Problem requirements:
Could you find each line of the data below that contains the word "since" and copy those lines?
##### Input material
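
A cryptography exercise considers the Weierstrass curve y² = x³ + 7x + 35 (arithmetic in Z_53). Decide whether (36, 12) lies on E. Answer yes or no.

y² = 12² ≡ 38; x³ + 7x + 35 = 46943 ≡ 38 (mod 53). 38 = 38.

yes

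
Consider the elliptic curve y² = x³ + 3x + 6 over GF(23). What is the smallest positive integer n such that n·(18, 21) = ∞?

9

2P: tangent at (18, 21): λ = (3·18² + 3)/(2·21) ≡ 9/19. 19⁻¹ ≡ 17 (mod 23) since 19·17 = 323 ≡ 1, so λ ≡ 9·17 ≡ 15.
  x = λ² - 18 - 18 = 225 - 36 ≡ 5; y = λ·(18 - 5) - 21 ≡ 13. → (5, 13)
3P: (5, 13) + (18, 21). λ = (21 - 13)/(18 - 5) ≡ 8/13 mod 23. 13⁻¹ ≡ 16 (mod 23), so λ ≡ 13.
  x = λ² - 5 - 18 = 169 - 23 ≡ 8; y = λ·(5 - 8) - 13 ≡ 17. → (8, 17)
4P: (8, 17) + (18, 21). λ = (21 - 17)/(18 - 8) ≡ 4/10 mod 23. 10⁻¹ ≡ 7 (mod 23) since 10·7 = 70 ≡ 1, so λ ≡ 5.
  x = λ² - 8 - 18 = 25 - 26 ≡ 22; y = λ·(8 - 22) - 17 ≡ 5. → (22, 5)
5P: (22, 5) + (18, 21). λ = (21 - 5)/(18 - 22) ≡ 16/19 mod 23. 19⁻¹ ≡ 17 (mod 23), so λ ≡ 19.
  x = λ² - 22 - 18 = 361 - 40 ≡ 22; y = λ·(22 - 22) - 5 ≡ 18. → (22, 18)
6P: (22, 18) + (18, 21). λ = (21 - 18)/(18 - 22) ≡ 3/19 mod 23. 19⁻¹ ≡ 17 (mod 23), so λ ≡ 5.
  x = λ² - 22 - 18 = 25 - 40 ≡ 8; y = λ·(22 - 8) - 18 ≡ 6. → (8, 6)
7P: (8, 6) + (18, 21). λ = (21 - 6)/(18 - 8) ≡ 15/10 mod 23. 10⁻¹ ≡ 7 (mod 23) since 10·7 = 70 ≡ 1, so λ ≡ 13.
  x = λ² - 8 - 18 = 169 - 26 ≡ 5; y = λ·(8 - 5) - 6 ≡ 10. → (5, 10)
8P: (5, 10) + (18, 21). λ = (21 - 10)/(18 - 5) ≡ 11/13 mod 23. 13⁻¹ ≡ 16 (mod 23) since 13·16 = 208 ≡ 1, so λ ≡ 15.
  x = λ² - 5 - 18 = 225 - 23 ≡ 18; y = λ·(5 - 18) - 10 ≡ 2. → (18, 2)
9P: (18, 2) + (18, 21): same x and y₁ ≡ -y₂, so the sum is ∞.
9P = ∞, so the order is 9.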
##########
Response below:
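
2P: tangent at (18, 21): λ = (3·18² + 3)/(2·21) ≡ 9/19. 19⁻¹ ≡ 17 (mod 23) since 19·17 = 323 ≡ 1, so λ ≡ 9·17 ≡ 15.
4P: (8, 17) + (18, 21). λ = (21 - 17)/(18 - 8) ≡ 4/10 mod 23. 10⁻¹ ≡ 7 (mod 23) since 10·7 = 70 ≡ 1, so λ ≡ 5.
7P: (8, 6) + (18, 21). λ = (21 - 6)/(18 - 8) ≡ 15/10 mod 23. 10⁻¹ ≡ 7 (mod 23) since 10·7 = 70 ≡ 1, so λ ≡ 13.
8P: (5, 10) + (18, 21). λ = (21 - 10)/(18 - 5) ≡ 11/13 mod 23. 13⁻¹ ≡ 16 (mod 23) since 13·16 = 208 ≡ 1, so λ ≡ 15.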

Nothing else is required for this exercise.